## [Task goal]
After locating the line with "Given group velocities", retype it and every later line exactly, stopping at the end of the records.

....................

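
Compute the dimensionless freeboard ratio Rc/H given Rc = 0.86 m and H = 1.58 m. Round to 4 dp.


Relative freeboard = Rc / H
= 0.86 / 1.58
= 0.5443

0.5443


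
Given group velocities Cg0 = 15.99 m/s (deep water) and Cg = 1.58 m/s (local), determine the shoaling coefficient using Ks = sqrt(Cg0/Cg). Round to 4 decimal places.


Ks = sqrt(Cg0 / Cg)
Ks = sqrt(15.99 / 1.58)
Ks = sqrt(10.1203)
Ks = 3.1812

3.1812


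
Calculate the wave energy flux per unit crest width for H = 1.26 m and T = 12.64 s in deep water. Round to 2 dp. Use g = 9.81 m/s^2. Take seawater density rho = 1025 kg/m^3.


P = rho * g^2 * H^2 * T / (32 * pi)
P = 1025 * 9.81^2 * 1.26^2 * 12.64 / (32 * pi)
P = 1025 * 96.2361 * 1.5876 * 12.64 / 100.53096
P = 19690.20 W/m

19690.20


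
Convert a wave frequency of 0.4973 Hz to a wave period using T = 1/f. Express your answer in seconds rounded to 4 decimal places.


T = 1 / f
T = 1 / 0.4973
T = 2.0109 s

2.0109


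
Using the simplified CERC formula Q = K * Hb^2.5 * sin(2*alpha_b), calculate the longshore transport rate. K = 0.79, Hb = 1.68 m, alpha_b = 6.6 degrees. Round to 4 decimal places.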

....................

## [Solution for this task]
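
Given group velocities Cg0 = 15.99 m/s (deep water) and Cg = 1.58 m/s (local), determine the shoaling coefficient using Ks = sqrt(Cg0/Cg). Round to 4 decimal places.


Ks = sqrt(Cg0 / Cg)
Ks = sqrt(15.99 / 1.58)
Ks = sqrt(10.1203)
Ks = 3.1812

3.1812


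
Calculate the wave energy flux per unit crest width for H = 1.26 m and T = 12.64 s in deep water. Round to 2 dp. Use g = 9.81 m/s^2. Take seawater density rho = 1025 kg/m^3.


P = rho * g^2 * H^2 * T / (32 * pi)
P = 1025 * 9.81^2 * 1.26^2 * 12.64 / (32 * pi)
P = 1025 * 96.2361 * 1.5876 * 12.64 / 100.53096
P = 19690.20 W/m

19690.20


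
Convert a wave frequency of 0.4973 Hz to a wave period using T = 1/f. Express your answer in seconds rounded to 4 decimal places.


T = 1 / f
T = 1 / 0.4973
T = 2.0109 s

2.0109


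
Using the simplified CERC formula Q = K * Hb^2.5 * sin(2*alpha_b), calculate the longshore transport rate. K = 0.79, Hb = 1.68 m, alpha_b = 6.6 degrees. Round to 4 decimal places.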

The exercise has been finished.